→ GOAL OF THE EXERCISE: Only lines holding the string "feet" are wanted; copy each one from the material.

→ INFORMATION GIVEN:
+ + + +
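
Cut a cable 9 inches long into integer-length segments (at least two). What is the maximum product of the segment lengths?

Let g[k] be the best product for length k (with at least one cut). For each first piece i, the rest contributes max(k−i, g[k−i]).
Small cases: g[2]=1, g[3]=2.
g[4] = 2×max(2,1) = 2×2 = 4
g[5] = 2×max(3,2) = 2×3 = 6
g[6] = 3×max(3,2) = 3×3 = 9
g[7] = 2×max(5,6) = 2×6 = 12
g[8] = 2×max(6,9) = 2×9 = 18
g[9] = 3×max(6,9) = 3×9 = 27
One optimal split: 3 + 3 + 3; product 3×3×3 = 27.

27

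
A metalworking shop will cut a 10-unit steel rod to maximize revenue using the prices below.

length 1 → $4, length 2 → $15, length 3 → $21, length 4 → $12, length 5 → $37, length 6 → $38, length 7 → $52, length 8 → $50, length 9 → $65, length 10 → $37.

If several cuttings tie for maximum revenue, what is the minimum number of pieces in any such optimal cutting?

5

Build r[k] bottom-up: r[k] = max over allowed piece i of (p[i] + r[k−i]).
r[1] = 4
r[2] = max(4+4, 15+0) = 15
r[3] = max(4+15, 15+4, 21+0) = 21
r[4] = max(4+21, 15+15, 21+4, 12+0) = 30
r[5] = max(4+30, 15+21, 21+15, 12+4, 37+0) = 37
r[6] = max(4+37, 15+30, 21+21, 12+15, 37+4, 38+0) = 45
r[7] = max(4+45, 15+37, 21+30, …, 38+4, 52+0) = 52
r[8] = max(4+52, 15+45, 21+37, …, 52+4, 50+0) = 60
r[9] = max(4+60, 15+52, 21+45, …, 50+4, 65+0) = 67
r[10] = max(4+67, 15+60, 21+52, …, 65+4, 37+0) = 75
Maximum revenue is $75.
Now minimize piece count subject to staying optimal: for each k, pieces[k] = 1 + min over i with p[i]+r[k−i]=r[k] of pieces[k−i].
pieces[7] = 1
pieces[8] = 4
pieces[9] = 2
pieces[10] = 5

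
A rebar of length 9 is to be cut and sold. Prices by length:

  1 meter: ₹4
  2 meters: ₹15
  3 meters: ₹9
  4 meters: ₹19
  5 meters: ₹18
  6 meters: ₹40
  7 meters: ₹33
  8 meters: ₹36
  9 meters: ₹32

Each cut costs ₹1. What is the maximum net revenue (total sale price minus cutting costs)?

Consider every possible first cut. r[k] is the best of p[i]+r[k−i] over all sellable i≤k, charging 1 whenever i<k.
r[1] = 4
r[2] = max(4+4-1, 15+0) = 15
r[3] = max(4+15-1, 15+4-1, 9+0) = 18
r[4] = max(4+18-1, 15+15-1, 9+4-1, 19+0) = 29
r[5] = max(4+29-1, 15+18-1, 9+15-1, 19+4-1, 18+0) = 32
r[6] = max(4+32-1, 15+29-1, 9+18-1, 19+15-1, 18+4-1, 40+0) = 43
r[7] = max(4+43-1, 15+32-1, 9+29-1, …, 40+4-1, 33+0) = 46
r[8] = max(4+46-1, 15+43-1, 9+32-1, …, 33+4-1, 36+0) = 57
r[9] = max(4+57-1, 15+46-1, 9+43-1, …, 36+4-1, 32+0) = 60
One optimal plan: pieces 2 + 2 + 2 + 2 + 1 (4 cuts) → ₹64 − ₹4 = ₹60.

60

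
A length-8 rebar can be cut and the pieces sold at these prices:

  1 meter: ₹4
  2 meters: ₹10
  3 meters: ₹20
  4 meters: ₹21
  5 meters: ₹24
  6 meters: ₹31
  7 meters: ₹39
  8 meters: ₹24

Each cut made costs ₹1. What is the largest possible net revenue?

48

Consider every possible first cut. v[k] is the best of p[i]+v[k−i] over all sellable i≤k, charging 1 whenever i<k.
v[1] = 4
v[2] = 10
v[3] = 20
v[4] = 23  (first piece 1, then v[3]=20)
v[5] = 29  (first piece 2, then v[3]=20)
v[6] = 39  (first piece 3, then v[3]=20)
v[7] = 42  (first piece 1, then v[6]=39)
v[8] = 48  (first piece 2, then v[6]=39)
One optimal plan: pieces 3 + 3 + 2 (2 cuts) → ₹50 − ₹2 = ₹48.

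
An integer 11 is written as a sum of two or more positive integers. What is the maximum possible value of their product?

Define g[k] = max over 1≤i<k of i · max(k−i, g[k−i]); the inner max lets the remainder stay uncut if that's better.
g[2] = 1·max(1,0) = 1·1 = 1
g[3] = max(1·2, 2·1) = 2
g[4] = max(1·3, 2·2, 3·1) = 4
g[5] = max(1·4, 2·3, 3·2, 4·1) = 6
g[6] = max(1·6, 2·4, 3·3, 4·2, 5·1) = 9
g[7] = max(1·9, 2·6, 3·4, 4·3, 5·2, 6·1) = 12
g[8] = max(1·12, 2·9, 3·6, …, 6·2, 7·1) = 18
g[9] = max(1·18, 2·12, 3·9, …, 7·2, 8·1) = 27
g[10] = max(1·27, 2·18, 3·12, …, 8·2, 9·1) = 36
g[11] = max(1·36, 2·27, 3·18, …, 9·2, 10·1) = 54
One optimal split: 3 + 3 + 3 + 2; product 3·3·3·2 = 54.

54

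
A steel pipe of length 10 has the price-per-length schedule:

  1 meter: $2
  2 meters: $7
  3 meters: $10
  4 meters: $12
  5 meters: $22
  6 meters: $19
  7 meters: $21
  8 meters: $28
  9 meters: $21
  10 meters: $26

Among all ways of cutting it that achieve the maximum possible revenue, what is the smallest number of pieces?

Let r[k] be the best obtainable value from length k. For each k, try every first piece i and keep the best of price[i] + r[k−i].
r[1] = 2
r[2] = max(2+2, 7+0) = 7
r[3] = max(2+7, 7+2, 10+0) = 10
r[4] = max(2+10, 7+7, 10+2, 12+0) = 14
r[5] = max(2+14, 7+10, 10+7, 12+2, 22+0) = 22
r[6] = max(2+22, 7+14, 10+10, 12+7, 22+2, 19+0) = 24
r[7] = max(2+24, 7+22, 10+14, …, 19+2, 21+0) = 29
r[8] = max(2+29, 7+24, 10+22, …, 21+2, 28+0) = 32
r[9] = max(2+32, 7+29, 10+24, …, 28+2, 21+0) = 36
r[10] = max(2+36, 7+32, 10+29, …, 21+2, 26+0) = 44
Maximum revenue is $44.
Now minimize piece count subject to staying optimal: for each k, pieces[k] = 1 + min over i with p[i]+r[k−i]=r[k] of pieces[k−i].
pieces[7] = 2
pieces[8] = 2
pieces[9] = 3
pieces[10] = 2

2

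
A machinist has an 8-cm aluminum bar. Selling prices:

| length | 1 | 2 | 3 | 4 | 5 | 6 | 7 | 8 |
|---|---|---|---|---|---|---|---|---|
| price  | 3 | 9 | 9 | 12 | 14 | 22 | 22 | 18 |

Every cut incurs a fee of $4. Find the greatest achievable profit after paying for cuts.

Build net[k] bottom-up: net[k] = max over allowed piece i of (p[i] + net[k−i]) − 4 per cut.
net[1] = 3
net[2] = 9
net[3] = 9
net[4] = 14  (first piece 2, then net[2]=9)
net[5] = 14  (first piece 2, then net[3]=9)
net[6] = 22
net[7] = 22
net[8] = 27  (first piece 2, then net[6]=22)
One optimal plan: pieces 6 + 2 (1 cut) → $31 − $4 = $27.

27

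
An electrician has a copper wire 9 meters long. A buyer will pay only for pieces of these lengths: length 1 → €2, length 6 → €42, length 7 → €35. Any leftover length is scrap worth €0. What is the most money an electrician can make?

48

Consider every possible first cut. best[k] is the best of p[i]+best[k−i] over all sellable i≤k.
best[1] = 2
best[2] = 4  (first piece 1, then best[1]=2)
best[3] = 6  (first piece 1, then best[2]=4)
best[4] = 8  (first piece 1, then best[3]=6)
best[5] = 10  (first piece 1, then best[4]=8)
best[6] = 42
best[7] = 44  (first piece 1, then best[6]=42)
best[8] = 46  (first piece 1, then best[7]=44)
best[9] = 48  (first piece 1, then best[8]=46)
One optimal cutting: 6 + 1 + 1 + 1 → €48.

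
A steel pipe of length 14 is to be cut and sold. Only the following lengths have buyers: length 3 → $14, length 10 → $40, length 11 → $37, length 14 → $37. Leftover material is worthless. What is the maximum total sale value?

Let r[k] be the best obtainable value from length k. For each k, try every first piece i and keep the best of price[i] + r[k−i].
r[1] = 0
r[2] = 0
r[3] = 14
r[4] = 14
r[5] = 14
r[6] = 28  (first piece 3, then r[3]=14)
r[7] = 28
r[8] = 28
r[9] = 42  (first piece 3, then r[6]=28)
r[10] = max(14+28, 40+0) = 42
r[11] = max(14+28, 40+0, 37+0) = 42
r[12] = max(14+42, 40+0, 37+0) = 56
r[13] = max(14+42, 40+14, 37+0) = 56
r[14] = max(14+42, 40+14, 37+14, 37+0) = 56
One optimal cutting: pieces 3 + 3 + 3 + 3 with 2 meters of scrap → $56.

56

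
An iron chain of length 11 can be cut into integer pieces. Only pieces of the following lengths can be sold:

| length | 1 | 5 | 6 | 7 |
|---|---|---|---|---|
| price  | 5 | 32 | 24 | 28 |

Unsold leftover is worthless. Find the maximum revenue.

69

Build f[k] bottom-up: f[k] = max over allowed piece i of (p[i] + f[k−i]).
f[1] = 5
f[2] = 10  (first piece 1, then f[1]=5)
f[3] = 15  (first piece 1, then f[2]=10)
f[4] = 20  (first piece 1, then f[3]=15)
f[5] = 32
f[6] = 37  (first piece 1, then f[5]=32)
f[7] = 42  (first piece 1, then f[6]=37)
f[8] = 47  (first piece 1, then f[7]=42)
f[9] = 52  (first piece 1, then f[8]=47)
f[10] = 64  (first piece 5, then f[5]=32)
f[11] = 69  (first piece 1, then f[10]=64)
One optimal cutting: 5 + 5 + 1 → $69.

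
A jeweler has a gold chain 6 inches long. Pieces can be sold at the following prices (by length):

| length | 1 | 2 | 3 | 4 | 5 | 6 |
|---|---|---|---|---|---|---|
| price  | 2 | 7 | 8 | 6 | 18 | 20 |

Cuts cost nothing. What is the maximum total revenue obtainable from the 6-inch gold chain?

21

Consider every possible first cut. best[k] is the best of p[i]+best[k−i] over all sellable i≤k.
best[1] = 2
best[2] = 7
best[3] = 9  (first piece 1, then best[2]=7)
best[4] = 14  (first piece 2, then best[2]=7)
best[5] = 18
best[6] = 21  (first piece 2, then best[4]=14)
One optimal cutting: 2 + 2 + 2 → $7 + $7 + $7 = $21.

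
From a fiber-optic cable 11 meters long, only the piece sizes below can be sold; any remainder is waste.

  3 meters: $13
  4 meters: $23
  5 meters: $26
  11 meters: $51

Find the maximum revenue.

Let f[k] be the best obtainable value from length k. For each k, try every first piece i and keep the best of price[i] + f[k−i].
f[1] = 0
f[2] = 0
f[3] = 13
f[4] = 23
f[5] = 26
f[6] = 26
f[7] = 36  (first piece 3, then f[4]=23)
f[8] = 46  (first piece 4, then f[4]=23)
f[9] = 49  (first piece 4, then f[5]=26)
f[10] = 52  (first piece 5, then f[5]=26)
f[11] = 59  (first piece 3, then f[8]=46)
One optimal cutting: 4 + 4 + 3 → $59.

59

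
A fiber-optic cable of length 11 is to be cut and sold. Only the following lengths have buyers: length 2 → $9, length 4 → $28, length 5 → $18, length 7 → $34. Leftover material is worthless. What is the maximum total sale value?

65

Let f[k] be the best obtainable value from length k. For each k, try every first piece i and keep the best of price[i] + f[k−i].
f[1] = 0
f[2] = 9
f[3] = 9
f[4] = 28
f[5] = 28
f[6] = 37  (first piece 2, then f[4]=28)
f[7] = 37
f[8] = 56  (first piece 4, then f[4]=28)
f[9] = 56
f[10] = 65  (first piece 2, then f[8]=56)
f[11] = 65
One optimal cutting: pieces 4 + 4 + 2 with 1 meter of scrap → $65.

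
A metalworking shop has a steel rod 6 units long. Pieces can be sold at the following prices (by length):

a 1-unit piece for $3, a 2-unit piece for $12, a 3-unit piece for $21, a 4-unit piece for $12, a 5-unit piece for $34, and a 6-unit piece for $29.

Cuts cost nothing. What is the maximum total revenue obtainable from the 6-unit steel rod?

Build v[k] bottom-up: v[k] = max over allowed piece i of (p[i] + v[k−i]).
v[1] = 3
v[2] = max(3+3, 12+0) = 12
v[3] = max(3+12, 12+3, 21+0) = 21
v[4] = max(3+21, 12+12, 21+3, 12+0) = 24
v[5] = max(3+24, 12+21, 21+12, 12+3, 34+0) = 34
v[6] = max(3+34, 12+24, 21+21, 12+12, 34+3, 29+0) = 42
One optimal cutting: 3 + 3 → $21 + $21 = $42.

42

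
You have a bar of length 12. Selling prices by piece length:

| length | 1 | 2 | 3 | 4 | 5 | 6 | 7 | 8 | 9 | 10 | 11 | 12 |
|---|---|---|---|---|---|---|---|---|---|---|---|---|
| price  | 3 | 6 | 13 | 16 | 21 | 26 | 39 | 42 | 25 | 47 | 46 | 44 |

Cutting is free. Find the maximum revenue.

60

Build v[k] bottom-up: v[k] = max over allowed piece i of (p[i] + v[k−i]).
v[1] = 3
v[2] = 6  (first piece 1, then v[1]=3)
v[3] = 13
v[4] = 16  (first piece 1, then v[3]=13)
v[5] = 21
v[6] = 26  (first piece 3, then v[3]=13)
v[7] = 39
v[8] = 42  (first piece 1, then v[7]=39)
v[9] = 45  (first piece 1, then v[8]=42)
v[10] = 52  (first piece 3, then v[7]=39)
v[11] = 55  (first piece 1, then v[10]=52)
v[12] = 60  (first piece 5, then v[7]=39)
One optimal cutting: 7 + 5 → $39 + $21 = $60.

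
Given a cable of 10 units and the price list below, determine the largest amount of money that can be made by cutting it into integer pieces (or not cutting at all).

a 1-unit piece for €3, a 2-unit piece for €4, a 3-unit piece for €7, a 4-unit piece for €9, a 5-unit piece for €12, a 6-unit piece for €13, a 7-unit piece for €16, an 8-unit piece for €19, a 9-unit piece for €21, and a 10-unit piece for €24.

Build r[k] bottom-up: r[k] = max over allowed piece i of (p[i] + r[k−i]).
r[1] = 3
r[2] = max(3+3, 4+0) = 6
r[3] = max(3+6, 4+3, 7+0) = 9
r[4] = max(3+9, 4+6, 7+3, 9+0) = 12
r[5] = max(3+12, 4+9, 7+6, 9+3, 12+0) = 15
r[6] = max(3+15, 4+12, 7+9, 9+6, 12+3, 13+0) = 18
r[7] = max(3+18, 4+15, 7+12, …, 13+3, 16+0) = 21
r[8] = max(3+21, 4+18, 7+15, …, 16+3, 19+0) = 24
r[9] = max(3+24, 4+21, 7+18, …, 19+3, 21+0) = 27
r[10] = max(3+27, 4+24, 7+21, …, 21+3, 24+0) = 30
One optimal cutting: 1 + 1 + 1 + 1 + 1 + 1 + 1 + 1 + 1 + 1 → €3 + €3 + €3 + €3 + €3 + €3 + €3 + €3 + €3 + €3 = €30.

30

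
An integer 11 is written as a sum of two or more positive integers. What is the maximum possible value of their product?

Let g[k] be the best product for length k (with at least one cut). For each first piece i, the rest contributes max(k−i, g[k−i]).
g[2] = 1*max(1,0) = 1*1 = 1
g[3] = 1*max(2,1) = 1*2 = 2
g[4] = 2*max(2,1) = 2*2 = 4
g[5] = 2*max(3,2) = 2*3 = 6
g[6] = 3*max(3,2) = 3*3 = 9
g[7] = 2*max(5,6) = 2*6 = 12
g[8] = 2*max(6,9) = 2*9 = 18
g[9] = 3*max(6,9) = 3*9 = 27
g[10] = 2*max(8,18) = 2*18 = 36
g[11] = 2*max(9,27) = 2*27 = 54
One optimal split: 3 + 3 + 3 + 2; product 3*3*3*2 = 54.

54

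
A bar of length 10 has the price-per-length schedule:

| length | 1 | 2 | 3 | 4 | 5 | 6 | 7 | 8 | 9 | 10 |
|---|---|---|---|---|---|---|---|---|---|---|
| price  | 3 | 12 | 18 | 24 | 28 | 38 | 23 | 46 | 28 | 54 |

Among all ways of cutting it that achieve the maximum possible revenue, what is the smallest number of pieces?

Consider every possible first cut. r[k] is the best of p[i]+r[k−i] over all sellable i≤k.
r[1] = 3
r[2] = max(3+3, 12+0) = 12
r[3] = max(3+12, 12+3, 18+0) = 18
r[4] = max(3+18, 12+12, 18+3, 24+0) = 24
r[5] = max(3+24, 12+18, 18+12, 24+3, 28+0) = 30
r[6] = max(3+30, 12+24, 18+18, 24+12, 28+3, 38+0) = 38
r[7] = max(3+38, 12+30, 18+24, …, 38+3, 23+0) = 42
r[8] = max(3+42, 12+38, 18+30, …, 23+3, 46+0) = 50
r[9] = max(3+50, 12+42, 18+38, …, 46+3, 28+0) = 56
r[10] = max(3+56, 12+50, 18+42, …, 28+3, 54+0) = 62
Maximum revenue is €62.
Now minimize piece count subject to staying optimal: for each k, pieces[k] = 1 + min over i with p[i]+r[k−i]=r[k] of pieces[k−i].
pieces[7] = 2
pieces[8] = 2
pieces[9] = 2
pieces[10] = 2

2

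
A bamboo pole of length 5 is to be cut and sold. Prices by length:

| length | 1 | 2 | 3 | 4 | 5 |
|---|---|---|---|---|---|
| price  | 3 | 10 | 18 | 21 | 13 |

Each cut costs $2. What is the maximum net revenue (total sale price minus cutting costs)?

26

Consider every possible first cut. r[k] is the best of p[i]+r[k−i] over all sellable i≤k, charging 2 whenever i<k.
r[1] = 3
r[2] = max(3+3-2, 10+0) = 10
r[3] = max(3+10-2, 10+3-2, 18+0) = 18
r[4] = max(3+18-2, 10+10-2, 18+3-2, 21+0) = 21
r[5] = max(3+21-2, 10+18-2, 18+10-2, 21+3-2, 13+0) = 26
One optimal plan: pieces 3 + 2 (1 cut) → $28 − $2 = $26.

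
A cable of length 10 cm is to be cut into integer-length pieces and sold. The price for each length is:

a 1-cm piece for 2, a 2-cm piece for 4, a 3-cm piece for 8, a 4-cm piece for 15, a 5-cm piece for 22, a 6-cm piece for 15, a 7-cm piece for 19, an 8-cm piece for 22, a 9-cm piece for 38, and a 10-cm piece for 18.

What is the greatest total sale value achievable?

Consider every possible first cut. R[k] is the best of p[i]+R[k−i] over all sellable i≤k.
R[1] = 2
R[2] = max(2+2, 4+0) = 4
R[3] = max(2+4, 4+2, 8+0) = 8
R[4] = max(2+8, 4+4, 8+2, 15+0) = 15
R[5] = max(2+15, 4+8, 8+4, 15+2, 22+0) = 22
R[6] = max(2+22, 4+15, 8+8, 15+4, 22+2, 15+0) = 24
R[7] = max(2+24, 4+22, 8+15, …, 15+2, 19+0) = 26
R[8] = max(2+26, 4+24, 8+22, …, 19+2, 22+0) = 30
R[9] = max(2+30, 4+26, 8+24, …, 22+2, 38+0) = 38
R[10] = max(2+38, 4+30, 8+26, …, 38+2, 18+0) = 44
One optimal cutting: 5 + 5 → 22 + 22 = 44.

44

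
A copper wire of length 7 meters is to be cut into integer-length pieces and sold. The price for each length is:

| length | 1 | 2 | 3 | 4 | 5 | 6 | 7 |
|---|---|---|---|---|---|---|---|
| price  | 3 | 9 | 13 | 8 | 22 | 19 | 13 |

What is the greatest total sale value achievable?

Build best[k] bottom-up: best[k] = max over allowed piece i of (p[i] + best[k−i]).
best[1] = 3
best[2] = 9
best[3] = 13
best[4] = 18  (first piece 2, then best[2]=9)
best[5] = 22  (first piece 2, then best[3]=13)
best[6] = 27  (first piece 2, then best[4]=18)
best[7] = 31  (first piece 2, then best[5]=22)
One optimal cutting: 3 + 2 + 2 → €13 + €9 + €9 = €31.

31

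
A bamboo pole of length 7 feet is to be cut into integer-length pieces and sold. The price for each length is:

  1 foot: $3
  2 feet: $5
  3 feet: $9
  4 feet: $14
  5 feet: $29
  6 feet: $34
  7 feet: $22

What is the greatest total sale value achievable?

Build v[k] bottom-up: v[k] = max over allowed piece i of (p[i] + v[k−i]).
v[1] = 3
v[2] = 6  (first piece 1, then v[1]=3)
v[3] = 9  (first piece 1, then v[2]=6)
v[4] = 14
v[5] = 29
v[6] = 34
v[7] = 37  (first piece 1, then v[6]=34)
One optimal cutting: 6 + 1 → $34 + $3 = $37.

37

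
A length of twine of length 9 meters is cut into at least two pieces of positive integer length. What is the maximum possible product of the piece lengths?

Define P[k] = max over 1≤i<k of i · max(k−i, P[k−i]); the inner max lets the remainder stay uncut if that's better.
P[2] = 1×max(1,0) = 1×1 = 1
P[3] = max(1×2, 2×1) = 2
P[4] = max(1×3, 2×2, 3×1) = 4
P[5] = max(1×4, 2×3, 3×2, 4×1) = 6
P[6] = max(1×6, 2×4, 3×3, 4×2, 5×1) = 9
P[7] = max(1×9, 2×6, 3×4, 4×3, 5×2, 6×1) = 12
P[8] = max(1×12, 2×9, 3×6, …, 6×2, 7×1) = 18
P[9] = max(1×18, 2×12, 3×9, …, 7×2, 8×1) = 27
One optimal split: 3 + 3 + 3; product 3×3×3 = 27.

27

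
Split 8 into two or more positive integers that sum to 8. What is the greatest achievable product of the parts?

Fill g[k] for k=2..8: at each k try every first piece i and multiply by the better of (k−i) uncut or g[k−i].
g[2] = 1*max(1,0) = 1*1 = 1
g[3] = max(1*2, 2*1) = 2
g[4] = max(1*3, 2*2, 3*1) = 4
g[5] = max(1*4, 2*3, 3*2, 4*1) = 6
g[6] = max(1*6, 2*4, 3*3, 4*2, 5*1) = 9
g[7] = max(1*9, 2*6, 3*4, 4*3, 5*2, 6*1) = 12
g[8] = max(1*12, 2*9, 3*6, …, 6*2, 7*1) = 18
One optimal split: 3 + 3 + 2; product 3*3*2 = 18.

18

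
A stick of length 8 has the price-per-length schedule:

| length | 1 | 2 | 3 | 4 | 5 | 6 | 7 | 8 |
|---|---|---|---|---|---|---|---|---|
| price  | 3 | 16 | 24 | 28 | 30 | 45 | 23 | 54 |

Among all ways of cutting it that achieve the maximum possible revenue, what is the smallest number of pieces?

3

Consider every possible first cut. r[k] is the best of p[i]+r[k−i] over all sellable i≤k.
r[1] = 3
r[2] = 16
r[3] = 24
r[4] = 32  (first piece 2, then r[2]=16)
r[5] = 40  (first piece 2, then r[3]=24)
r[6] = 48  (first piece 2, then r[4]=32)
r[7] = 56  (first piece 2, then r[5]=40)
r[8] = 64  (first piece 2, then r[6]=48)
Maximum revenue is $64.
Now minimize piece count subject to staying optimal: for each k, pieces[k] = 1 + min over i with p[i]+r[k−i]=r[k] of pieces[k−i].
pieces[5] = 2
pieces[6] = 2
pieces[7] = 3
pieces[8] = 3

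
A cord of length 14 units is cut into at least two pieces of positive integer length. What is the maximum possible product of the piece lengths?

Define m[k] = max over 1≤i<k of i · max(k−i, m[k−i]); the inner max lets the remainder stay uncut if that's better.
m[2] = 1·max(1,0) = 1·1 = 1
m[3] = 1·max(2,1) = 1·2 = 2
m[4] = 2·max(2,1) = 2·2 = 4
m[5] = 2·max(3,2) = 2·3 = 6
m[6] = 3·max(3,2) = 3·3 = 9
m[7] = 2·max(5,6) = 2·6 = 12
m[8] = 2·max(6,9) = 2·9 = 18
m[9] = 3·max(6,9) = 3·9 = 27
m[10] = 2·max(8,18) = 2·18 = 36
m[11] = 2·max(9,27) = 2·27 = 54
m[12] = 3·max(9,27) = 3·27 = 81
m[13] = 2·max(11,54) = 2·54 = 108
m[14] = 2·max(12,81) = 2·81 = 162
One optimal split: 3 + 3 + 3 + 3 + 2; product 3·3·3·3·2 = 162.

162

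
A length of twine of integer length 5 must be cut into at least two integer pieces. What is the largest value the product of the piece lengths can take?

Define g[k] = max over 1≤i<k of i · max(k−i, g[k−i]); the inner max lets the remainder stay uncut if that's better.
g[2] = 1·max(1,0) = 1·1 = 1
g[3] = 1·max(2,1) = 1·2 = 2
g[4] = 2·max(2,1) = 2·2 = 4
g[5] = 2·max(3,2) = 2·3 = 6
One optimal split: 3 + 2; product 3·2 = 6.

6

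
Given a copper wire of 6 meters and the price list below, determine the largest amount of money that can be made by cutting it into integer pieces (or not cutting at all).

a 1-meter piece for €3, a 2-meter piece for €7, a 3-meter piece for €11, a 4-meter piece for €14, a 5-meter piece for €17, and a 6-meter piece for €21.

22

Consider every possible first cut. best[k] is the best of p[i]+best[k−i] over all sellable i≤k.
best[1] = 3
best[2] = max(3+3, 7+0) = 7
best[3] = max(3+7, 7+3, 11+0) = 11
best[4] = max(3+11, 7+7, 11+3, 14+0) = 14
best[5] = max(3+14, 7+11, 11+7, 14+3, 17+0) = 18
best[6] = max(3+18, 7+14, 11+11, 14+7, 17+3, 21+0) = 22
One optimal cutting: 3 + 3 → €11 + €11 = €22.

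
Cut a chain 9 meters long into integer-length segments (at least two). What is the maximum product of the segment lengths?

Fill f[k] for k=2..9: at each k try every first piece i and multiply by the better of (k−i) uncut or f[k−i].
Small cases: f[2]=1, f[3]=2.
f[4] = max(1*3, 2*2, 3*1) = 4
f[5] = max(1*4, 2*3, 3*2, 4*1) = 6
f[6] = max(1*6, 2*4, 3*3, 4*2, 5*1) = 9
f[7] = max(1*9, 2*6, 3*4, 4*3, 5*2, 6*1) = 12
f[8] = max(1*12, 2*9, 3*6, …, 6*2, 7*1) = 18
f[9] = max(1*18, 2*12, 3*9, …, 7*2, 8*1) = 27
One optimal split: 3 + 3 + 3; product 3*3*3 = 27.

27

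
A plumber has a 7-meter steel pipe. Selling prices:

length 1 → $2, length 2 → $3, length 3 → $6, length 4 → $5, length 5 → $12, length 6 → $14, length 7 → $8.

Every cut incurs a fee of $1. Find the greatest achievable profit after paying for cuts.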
+ + + +
→ EXERCISE RESPONSE:
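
A bamboo pole of length 7 feet is to be cut into integer-length pieces and sold. The price for each length is:
  2 feet: $5
  3 feet: $9
  4 feet: $14
  5 feet: $29
  6 feet: $34
  7 feet: $22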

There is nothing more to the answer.